* _Information provided_:

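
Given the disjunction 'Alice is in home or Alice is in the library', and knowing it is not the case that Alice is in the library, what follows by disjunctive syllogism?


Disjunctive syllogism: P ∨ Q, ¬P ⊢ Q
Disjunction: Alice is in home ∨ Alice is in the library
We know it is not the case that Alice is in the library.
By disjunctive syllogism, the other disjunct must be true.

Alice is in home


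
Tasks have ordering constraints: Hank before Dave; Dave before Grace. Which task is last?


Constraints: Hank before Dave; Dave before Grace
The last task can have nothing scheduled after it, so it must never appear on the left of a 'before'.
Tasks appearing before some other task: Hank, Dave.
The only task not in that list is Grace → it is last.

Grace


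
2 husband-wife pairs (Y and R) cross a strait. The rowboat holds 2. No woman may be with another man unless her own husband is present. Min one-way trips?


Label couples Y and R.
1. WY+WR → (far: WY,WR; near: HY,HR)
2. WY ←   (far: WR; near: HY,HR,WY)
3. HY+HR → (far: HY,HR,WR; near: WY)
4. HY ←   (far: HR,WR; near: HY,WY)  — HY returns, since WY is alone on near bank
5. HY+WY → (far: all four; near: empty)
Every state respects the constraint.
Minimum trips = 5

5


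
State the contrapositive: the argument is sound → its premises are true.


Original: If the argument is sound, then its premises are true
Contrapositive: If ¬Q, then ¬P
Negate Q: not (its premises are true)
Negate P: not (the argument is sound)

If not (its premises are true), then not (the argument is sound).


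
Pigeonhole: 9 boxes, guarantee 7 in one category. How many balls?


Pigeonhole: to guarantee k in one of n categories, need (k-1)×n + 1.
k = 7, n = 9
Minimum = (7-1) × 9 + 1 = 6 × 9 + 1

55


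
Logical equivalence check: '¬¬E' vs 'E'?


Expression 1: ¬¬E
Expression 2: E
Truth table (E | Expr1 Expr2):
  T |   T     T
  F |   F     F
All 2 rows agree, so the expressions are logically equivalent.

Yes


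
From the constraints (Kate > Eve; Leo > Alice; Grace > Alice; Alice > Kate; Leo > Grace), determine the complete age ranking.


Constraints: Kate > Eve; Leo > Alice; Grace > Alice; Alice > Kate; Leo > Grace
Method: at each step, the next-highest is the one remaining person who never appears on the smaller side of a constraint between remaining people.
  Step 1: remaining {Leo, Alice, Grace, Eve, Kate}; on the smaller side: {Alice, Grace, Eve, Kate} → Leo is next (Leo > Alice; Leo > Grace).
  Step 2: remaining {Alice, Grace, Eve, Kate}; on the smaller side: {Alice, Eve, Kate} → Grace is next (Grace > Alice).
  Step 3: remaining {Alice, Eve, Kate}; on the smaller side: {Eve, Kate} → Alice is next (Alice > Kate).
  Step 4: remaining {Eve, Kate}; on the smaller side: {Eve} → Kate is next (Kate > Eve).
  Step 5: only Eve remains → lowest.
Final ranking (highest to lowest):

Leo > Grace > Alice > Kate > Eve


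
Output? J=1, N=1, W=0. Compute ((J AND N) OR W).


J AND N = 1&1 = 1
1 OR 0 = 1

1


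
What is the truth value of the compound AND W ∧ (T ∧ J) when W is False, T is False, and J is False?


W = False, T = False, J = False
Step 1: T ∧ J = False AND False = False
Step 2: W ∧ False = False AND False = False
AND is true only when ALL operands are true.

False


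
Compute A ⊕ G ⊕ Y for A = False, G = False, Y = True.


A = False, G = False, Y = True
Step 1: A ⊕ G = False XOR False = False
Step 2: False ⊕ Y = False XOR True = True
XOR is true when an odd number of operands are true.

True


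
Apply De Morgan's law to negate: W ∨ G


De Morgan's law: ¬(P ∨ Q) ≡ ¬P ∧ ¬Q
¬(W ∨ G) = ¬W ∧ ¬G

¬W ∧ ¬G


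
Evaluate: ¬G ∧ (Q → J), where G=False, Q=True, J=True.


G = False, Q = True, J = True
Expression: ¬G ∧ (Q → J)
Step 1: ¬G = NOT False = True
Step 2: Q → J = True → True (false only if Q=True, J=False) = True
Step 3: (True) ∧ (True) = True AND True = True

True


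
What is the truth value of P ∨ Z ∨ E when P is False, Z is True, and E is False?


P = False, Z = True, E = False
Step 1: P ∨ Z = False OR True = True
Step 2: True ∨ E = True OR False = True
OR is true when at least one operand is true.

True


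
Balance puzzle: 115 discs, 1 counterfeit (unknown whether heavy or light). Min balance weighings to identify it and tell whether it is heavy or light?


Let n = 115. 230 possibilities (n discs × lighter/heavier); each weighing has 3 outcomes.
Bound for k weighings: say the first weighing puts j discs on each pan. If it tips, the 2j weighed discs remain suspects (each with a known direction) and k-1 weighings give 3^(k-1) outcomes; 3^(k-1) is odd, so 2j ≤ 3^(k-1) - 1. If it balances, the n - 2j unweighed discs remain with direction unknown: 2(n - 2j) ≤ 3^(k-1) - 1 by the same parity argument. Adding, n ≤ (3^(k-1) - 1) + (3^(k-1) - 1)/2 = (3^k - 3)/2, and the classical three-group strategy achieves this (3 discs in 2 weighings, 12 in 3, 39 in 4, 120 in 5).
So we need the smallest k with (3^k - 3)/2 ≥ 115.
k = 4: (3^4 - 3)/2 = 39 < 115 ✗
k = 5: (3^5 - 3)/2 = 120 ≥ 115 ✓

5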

* _Exercise requirements_: Each line of the material should be returned exactly as it stands.

* _Result_:
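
Given the disjunction 'Alice is in home or Alice is in the library', and knowing it is not the case that Alice is in the library, what follows by disjunctive syllogism?


Disjunctive syllogism: P ∨ Q, ¬P ⊢ Q
Disjunction: Alice is in home ∨ Alice is in the library
We know it is not the case that Alice is in the library.
By disjunctive syllogism, the other disjunct must be true.

Alice is in home


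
Tasks have ordering constraints: Hank before Dave; Dave before Grace. Which task is last?


Constraints: Hank before Dave; Dave before Grace
The last task can have nothing scheduled after it, so it must never appear on the left of a 'before'.
Tasks appearing before some other task: Hank, Dave.
The only task not in that list is Grace → it is last.

Grace


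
2 husband-wife pairs (Y and R) cross a strait. The rowboat holds 2. No woman may be with another man unless her own husband is present. Min one-way trips?


Label couples Y and R.
1. WY+WR → (far: WY,WR; near: HY,HR)
2. WY ←   (far: WR; near: HY,HR,WY)
3. HY+HR → (far: HY,HR,WR; near: WY)
4. HY ←   (far: HR,WR; near: HY,WY)  — HY returns, since WY is alone on near bank
5. HY+WY → (far: all four; near: empty)
Every state respects the constraint.
Minimum trips = 5

5


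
State the contrapositive: the argument is sound → its premises are true.


Original: If the argument is sound, then its premises are true
Contrapositive: If ¬Q, then ¬P
Negate Q: not (its premises are true)
Negate P: not (the argument is sound)

If not (its premises are true), then not (the argument is sound).


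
Pigeonhole: 9 boxes, guarantee 7 in one category. How many balls?


Pigeonhole: to guarantee k in one of n categories, need (k-1)×n + 1.
k = 7, n = 9
Minimum = (7-1) × 9 + 1 = 6 × 9 + 1

55


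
Logical equivalence check: '¬¬E' vs 'E'?


Expression 1: ¬¬E
Expression 2: E
Truth table (E | Expr1 Expr2):
  T |   T     T
  F |   F     F
All 2 rows agree, so the expressions are logically equivalent.

Yes


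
From the constraints (Kate > Eve; Leo > Alice; Grace > Alice; Alice > Kate; Leo > Grace), determine the complete age ranking.


Constraints: Kate > Eve; Leo > Alice; Grace > Alice; Alice > Kate; Leo > Grace
Method: at each step, the next-highest is the one remaining person who never appears on the smaller side of a constraint between remaining people.
  Step 1: remaining {Leo, Alice, Grace, Eve, Kate}; on the smaller side: {Alice, Grace, Eve, Kate} → Leo is next (Leo > Alice; Leo > Grace).
  Step 2: remaining {Alice, Grace, Eve, Kate}; on the smaller side: {Alice, Eve, Kate} → Grace is next (Grace > Alice).
  Step 3: remaining {Alice, Eve, Kate}; on the smaller side: {Eve, Kate} → Alice is next (Alice > Kate).
  Step 4: remaining {Eve, Kate}; on the smaller side: {Eve} → Kate is next (Kate > Eve).
  Step 5: only Eve remains → lowest.
Final ranking (highest to lowest):

Leo > Grace > Alice > Kate > Eve


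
Output? J=1, N=1, W=0. Compute ((J AND N) OR W).


J AND N = 1&1 = 1
1 OR 0 = 1

1


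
What is the truth value of the compound AND W ∧ (T ∧ J) when W is False, T is False, and J is False?


W = False, T = False, J = False
Step 1: T ∧ J = False AND False = False
Step 2: W ∧ False = False AND False = False
AND is true only when ALL operands are true.

False


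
Compute A ⊕ G ⊕ Y for A = False, G = False, Y = True.


A = False, G = False, Y = True
Step 1: A ⊕ G = False XOR False = False
Step 2: False ⊕ Y = False XOR True = True
XOR is true when an odd number of operands are true.

True


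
Apply De Morgan's law to negate: W ∨ G


De Morgan's law: ¬(P ∨ Q) ≡ ¬P ∧ ¬Q
¬(W ∨ G) = ¬W ∧ ¬G

¬W ∧ ¬G


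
Evaluate: ¬G ∧ (Q → J), where G=False, Q=True, J=True.


G = False, Q = True, J = True
Expression: ¬G ∧ (Q → J)
Step 1: ¬G = NOT False = True
Step 2: Q → J = True → True (false only if Q=True, J=False) = True
Step 3: (True) ∧ (True) = True AND True = True

True


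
What is the truth value of P ∨ Z ∨ E when P is False, Z is True, and E is False?


P = False, Z = True, E = False
Step 1: P ∨ Z = False OR True = True
Step 2: True ∨ E = True OR False = True
OR is true when at least one operand is true.

True


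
Balance puzzle: 115 discs, 1 counterfeit (unknown whether heavy or light). Min balance weighings to identify it and tell whether it is heavy or light?


Let n = 115. 230 possibilities (n discs × lighter/heavier); each weighing has 3 outcomes.
Bound for k weighings: say the first weighing puts j discs on each pan. If it tips, the 2j weighed discs remain suspects (each with a known direction) and k-1 weighings give 3^(k-1) outcomes; 3^(k-1) is odd, so 2j ≤ 3^(k-1) - 1. If it balances, the n - 2j unweighed discs remain with direction unknown: 2(n - 2j) ≤ 3^(k-1) - 1 by the same parity argument. Adding, n ≤ (3^(k-1) - 1) + (3^(k-1) - 1)/2 = (3^k - 3)/2, and the classical three-group strategy achieves this (3 discs in 2 weighings, 12 in 3, 39 in 4, 120 in 5).
So we need the smallest k with (3^k - 3)/2 ≥ 115.
k = 4: (3^4 - 3)/2 = 39 < 115 ✗
k = 5: (3^5 - 3)/2 = 120 ≥ 115 ✓

5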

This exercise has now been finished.